Stored data:
----------------------------------------

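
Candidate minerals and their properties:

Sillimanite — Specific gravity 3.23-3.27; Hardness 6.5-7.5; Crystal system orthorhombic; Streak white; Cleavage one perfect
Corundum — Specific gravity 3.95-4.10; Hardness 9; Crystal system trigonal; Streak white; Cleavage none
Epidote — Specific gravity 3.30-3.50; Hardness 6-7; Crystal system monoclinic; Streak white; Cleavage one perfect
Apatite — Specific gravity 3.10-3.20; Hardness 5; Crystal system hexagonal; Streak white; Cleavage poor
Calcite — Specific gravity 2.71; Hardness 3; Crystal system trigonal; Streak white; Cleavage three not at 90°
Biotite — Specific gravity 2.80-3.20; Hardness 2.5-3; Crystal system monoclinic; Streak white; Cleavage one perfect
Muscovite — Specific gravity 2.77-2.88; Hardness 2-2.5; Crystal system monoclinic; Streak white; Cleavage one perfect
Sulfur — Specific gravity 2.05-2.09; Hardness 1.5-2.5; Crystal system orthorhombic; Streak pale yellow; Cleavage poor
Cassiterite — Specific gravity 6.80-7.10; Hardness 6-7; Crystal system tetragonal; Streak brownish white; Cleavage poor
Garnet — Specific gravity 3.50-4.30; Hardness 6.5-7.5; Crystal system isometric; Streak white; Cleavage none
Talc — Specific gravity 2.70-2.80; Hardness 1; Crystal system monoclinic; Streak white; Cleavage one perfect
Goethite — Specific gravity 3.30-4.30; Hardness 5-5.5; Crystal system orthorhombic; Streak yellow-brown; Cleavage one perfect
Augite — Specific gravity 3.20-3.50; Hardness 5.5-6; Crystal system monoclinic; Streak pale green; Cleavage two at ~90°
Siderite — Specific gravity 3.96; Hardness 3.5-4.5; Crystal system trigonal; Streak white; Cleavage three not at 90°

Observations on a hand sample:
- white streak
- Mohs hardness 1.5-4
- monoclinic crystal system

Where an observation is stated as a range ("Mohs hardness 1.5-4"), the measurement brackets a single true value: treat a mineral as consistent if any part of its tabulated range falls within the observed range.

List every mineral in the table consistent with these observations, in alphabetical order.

White streak rules out Sulfur, Cassiterite, Goethite, Augite.
Mohs hardness 1.5-4 — leaves Calcite, Biotite, Muscovite, Siderite.
Monoclinic crystal system eliminates Calcite, Siderite.
Remaining candidates: Biotite, Muscovite.

Biotite, Muscovite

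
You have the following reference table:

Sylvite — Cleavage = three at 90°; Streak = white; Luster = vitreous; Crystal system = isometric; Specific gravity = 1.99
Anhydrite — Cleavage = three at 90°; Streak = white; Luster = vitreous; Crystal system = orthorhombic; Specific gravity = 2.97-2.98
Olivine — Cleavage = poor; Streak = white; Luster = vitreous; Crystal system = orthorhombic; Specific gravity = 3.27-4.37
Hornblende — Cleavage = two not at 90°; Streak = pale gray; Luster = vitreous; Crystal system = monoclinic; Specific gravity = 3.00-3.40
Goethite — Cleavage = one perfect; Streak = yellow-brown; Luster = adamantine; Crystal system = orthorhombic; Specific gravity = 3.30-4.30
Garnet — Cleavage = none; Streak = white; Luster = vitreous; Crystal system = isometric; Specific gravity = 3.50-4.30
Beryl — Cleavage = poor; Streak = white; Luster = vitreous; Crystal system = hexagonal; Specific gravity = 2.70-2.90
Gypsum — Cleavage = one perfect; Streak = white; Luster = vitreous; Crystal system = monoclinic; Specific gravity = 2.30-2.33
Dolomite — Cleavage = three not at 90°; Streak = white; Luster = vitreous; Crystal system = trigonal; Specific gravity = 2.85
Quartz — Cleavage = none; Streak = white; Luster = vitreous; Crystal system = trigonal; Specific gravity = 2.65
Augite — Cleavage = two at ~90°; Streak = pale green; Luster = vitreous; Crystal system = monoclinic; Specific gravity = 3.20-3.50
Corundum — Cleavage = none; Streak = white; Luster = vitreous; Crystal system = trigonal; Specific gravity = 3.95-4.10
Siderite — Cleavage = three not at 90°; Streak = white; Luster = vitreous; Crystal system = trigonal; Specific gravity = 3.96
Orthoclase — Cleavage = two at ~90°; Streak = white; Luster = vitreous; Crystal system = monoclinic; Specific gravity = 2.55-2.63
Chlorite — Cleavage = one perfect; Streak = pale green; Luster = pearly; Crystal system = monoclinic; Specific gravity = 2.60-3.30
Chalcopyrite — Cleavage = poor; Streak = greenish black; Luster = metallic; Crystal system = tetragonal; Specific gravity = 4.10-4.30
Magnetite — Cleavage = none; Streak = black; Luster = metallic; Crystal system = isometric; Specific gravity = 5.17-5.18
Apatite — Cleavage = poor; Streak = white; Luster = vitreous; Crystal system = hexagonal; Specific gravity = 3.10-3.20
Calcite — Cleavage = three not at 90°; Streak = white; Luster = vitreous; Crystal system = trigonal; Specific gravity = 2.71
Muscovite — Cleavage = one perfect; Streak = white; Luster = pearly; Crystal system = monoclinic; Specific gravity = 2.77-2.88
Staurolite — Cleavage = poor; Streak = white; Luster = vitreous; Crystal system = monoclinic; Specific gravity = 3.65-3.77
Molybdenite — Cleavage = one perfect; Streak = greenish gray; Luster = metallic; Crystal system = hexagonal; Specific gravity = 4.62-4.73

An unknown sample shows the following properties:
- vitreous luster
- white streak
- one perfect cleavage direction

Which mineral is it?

Gypsum

Vitreous luster excludes Goethite, Chlorite, Chalcopyrite, Magnetite, Muscovite, Molybdenite.
White streak is inconsistent with Hornblende, Augite.
One perfect cleavage direction — Gypsum remains.
Only Gypsum satisfies all observations.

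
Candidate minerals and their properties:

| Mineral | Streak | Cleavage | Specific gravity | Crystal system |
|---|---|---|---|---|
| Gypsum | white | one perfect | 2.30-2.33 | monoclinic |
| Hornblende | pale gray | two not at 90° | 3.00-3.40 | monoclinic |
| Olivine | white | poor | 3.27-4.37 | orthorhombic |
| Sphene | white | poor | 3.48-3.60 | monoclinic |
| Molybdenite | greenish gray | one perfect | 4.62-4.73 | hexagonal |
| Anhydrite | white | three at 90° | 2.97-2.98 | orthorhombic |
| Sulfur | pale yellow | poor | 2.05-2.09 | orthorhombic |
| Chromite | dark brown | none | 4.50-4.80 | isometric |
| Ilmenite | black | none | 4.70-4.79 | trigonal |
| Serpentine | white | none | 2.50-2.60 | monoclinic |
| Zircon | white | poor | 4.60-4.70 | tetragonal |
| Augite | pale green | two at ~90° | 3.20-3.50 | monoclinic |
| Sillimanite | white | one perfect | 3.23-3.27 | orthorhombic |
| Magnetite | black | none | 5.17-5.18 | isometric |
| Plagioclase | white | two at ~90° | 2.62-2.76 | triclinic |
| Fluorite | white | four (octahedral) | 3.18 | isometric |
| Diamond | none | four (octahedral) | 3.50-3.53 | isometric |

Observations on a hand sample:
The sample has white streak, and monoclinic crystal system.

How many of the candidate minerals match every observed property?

3

White streak: only Gypsum, Olivine, Sphene, Anhydrite, Serpentine, Zircon, Sillimanite, Plagioclase, Fluorite remain.
Monoclinic crystal system: narrows the field to Gypsum, Sphene, Serpentine.
Consistent with every observation: Gypsum, Serpentine, Sphene.
That is 3 minerals.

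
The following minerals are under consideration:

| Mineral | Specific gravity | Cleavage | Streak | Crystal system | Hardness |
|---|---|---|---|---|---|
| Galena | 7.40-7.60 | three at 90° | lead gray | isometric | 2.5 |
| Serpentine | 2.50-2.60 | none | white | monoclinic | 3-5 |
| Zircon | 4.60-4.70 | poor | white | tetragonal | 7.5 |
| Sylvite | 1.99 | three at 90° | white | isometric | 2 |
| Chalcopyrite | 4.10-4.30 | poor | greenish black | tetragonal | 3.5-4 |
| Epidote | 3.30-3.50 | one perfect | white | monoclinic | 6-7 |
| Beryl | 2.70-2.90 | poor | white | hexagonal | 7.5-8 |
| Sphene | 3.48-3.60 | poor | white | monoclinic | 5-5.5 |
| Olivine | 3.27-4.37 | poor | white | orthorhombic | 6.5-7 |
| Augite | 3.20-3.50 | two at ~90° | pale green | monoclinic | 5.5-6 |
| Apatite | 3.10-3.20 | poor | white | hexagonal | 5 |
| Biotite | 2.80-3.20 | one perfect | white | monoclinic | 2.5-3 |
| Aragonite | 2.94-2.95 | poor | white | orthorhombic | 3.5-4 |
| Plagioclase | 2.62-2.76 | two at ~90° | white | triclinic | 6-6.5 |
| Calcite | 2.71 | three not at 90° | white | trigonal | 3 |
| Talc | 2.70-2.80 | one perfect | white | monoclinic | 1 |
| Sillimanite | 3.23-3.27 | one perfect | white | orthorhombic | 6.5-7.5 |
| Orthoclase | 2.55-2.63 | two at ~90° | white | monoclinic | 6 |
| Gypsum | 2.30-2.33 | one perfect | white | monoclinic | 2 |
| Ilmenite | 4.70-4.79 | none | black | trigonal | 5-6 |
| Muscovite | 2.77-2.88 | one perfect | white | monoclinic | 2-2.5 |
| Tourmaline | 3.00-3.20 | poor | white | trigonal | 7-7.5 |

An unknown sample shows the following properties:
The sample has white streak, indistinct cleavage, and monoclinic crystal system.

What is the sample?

Sphene

White streak eliminates Galena, Chalcopyrite, Augite, Ilmenite.
Indistinct cleavage — Zircon, Beryl, Sphene, Olivine, Apatite, Aragonite, Tourmaline remain.
Monoclinic crystal system — leaves Sphene.
Only Sphene satisfies all observations.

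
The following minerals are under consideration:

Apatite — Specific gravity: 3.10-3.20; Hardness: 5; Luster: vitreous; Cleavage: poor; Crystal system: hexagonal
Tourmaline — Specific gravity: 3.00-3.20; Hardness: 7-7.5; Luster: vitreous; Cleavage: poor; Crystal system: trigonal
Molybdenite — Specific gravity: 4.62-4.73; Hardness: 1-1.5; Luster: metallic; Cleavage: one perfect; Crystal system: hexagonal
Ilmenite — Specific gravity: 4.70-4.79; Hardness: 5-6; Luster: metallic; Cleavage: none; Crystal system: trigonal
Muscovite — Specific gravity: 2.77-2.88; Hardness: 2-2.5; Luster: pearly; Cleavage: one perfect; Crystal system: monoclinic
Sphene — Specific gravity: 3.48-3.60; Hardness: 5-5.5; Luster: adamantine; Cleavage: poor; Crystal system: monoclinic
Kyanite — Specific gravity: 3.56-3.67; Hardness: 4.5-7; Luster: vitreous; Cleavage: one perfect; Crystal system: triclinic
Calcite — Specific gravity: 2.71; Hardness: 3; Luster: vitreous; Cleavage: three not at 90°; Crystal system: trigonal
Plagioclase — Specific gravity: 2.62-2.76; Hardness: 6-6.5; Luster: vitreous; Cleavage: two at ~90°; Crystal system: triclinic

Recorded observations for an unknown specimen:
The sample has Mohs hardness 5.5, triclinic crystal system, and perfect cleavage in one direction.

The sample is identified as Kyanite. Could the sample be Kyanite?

Mohs hardness 5.5 — agrees with Kyanite (hardness 4.5-7).
Triclinic crystal system — agrees with Kyanite (triclinic system).
Perfect cleavage in one direction — agrees with Kyanite (cleavage one perfect).
Nothing contradicts Kyanite.

Yes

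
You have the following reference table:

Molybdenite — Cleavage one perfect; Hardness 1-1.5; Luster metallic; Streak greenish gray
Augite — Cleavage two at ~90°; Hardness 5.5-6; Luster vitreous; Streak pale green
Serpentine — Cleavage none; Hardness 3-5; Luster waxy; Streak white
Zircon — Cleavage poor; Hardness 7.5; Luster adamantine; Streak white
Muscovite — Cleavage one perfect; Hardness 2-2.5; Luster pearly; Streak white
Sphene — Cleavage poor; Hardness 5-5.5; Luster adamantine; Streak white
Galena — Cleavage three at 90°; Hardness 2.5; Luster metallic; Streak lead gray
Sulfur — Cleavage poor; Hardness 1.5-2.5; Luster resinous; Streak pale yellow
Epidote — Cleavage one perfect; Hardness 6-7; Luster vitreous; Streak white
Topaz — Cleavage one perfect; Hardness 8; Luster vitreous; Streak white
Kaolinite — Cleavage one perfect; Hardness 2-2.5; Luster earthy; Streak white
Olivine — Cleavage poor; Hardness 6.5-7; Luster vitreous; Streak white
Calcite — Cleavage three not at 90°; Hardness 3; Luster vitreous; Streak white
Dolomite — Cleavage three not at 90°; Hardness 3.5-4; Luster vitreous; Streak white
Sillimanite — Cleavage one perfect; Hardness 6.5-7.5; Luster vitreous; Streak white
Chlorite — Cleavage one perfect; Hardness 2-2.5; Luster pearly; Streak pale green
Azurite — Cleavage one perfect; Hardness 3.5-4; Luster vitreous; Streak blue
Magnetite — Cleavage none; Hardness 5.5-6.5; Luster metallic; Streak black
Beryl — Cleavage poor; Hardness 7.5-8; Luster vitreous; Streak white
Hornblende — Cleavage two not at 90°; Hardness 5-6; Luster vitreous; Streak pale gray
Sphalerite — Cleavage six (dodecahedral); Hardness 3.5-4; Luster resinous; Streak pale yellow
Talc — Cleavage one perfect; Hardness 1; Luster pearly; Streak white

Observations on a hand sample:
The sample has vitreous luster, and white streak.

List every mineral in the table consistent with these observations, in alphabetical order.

Beryl, Calcite, Dolomite, Epidote, Olivine, Sillimanite, Topaz

Vitreous luster: narrows the field to Augite, Epidote, Topaz, Olivine, Calcite, Dolomite, Sillimanite, Azurite, Beryl, Hornblende.
White streak rules out Augite, Azurite, Hornblende.
Consistent with every observation: Beryl, Calcite, Dolomite, Epidote, Olivine, Sillimanite, Topaz.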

----------------------------------------

Assignment: Taking the lines above, repeat exactly those from the line that contains "monoclinic | 5.5-6 |" through the line that contains "Apatite — Specific gravity: 3.10-3.20;", and both of those lines as well. Include nothing else.

Written response:
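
| Augite | 3.20-3.50 | two at ~90° | pale green | monoclinic | 5.5-6 |
| Apatite | 3.10-3.20 | poor | white | hexagonal | 5 |
| Biotite | 2.80-3.20 | one perfect | white | monoclinic | 2.5-3 |
| Aragonite | 2.94-2.95 | poor | white | orthorhombic | 3.5-4 |
| Plagioclase | 2.62-2.76 | two at ~90° | white | triclinic | 6-6.5 |
| Calcite | 2.71 | three not at 90° | white | trigonal | 3 |
| Talc | 2.70-2.80 | one perfect | white | monoclinic | 1 |
| Sillimanite | 3.23-3.27 | one perfect | white | orthorhombic | 6.5-7.5 |
| Orthoclase | 2.55-2.63 | two at ~90° | white | monoclinic | 6 |
| Gypsum | 2.30-2.33 | one perfect | white | monoclinic | 2 |
| Ilmenite | 4.70-4.79 | none | black | trigonal | 5-6 |
| Muscovite | 2.77-2.88 | one perfect | white | monoclinic | 2-2.5 |
| Tourmaline | 3.00-3.20 | poor | white | trigonal | 7-7.5 |

An unknown sample shows the following properties:
The sample has white streak, indistinct cleavage, and monoclinic crystal system.

What is the sample?

Sphene

White streak eliminates Galena, Chalcopyrite, Augite, Ilmenite.
Indistinct cleavage — Zircon, Beryl, Sphene, Olivine, Apatite, Aragonite, Tourmaline remain.
Monoclinic crystal system — leaves Sphene.
Only Sphene satisfies all observations.

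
The following minerals are under consideration:

Apatite — Specific gravity: 3.10-3.20; Hardness: 5; Luster: vitreous; Cleavage: poor; Crystal system: hexagonal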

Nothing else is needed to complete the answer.